* [WHAT IS REQUIRED] Some lines in the data below hold the string "following". Report how many, as a bare number.

* [INPUT DATA]
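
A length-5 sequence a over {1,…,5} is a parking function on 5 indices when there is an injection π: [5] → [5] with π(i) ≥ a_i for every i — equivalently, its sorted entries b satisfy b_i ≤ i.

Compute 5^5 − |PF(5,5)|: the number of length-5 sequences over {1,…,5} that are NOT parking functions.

1829

#PF = 1·6^4 = 1 · 1296 = 1296 [KW]
Check (5,1,5,5,1) → sorted (1,1,5,5,5): b_3=5>3, not a PF.
5^5 − 1296 = 3125 − 1296 = 1829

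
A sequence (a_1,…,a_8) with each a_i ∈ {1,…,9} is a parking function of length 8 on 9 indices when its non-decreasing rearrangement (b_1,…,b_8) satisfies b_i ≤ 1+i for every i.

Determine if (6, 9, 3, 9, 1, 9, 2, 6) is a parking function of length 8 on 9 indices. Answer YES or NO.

Order a: b = (1, 2, 3, 6, 6, 9, 9, 9).
  b_1=1 ≤ 2
  b_2=2 ≤ 3
  b_3=3 ≤ 4
  b_4=6 > 5
  fails at i=4 ⇒ NO

NO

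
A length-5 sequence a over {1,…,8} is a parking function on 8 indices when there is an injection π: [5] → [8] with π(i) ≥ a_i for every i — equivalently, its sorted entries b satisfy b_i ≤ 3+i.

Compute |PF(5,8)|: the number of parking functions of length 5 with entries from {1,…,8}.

26244

|PF(5,8)| = (8−5+1)·(8+1)^(5−1) = 4·6561 = 26244 (Konheim–Weiss)
E.g. (5,4,2,1,7) → sorted (1,2,4,5,7): b_i ≤ 3+i ∀i, a PF.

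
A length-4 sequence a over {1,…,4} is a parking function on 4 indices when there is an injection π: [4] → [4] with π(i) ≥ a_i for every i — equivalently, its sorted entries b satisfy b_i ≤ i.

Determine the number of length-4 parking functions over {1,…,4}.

125

|PF(4,4)| = (4+1−4)·(4+1)^{4−1} = 1 · 125 = 125
E.g. (4,1,1,2) → sorted (1,1,2,4): b_i ≤ i ∀i, a PF.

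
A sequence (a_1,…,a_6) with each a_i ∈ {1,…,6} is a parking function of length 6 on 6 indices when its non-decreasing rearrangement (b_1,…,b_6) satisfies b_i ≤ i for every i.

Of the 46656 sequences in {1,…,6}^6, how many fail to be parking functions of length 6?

29849

|PF(6,6)| = 1·7^5 = 1 · 16807 = 16807 [KW]
One tuple (6,5,5,6,3,5) → sorted (3,5,5,5,6,6): b_1=3>1, not a PF.
So 46656 − 16807 = 29849 fail.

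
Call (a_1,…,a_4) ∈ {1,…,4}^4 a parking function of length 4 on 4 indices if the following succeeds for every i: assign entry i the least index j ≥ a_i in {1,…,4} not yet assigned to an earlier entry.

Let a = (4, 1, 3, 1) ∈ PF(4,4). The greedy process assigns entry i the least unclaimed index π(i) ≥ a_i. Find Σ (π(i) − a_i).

Σπ(i) = 1+…+4 = 10; Σa = 4+1+3+1 = 9; disp = 10−9 = 1.

1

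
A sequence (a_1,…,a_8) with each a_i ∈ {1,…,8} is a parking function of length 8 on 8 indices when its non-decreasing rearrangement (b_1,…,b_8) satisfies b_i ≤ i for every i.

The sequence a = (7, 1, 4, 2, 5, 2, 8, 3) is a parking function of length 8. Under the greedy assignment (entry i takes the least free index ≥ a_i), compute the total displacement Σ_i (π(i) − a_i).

Σπ = 36 ({1..8} each once); Σa = 7+1+4+2+5+2+8+3 = 32; disp = 36−32 = 4.

4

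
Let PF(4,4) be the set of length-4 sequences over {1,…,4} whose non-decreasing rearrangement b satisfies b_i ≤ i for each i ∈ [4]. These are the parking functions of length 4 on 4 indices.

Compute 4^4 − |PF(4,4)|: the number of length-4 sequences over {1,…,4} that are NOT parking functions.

131

|PF| = (4−4+1)·(4+1)^(4−1) = 1·125 = 125 [KW]
E.g. (2,4,3,4) → sorted (2,3,4,4): b_1=2>1, not a PF.
So 256 − 125 = 131 fail.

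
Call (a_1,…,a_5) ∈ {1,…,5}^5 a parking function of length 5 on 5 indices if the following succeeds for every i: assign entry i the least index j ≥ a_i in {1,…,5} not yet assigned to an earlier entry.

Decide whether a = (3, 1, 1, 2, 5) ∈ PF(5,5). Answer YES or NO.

Rearranged: b = (1, 1, 2, 3, 5).
  b_1=1 ≤ 1
  b_2=1 ≤ 2
  b_3=2 ≤ 3
  b_4=3 ≤ 4
  b_5=5 ≤ 5
All bounds hold ⇒ YES

YES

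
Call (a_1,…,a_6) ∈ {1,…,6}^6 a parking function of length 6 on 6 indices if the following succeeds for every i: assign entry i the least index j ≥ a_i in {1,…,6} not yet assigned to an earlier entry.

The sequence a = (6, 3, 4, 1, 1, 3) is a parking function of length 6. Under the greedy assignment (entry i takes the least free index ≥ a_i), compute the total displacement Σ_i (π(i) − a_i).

3

Σπ = 21 ({1..6} each once); Σa = 6+3+4+1+1+3 = 18; disp = 21−18 = 3.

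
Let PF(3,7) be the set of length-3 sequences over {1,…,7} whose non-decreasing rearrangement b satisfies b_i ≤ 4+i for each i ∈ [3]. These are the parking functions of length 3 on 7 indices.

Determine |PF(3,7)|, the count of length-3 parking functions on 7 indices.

|PF(3,7)| = (7−3+1)·(7+1)^(3−1) = 5 · 64 = 320 (Pollak)
One tuple (1,4,1) → sorted (1,1,4): b_i ≤ 4+i ∀i, a PF.

320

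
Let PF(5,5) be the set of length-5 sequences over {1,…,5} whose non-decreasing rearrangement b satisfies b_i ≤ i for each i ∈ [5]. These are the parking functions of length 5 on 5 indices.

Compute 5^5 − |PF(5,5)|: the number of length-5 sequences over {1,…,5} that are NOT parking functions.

1829

#PF = (5−5+1)·(5+1)^(5−1) = 1×1296 = 1296 (Pollak)
Example (4,1,4,5,1) → sorted (1,1,4,4,5): b_3=4>3, not a PF.
So 3125 − 1296 = 1829 fail.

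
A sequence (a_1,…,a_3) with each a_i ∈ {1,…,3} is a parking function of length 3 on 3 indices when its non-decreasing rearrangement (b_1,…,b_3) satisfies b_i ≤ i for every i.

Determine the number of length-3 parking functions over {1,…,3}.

16

|PF| = (4−3)·4^(3−1) = 1·16 = 16 (Pollak)
Example (1,3,2) → sorted (1,2,3): b_i ≤ i ∀i, a PF.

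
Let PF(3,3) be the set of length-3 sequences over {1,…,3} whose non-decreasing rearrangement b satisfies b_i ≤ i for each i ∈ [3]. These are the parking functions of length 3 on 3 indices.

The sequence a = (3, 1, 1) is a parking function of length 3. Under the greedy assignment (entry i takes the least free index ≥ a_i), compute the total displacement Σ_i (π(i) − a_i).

Σπ(i) = 1+…+3 = 6; Σa = 3+1+1 = 5; disp = 6−5 = 1.

1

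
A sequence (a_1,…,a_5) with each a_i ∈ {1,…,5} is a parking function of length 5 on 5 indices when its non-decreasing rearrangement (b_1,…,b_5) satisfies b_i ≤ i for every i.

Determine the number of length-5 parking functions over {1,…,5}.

#PF = (5+1−5)·(5+1)^{5−1} = 1·1296 = 1296
Example (3,5,2,1,2) → sorted (1,2,2,3,5): b_i ≤ i ∀i, a PF.

1296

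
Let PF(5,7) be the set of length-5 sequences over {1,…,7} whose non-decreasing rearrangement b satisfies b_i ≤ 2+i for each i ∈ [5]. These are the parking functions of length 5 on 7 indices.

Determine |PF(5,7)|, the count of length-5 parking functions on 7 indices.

12288

Count = 3·8^4 = 3 · 4096 = 12288 (Pollak)
E.g. (6,5,4,2,2) → sorted (2,2,4,5,6): b_i ≤ 2+i ∀i, a PF.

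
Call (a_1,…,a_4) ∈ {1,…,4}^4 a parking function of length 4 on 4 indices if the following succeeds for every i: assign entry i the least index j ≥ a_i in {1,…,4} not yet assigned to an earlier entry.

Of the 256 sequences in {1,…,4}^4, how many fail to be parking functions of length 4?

131

#PF = 1·5^3 = 1·125 = 125 (Konheim–Weiss)
One tuple (3,4,4,4) → sorted (3,4,4,4): b_1=3>1, not a PF.
4^4 − 125 = 256 − 125 = 131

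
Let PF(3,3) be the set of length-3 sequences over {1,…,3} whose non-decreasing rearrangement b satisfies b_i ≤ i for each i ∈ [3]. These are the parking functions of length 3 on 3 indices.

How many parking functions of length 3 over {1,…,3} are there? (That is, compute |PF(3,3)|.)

Count = (3−3+1)·(3+1)^(3−1) = 1·16 = 16 (Pollak)
Check (1,2,2) → sorted (1,2,2): b_i ≤ i ∀i, a PF.

16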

* [RESPONSE BELOW] 4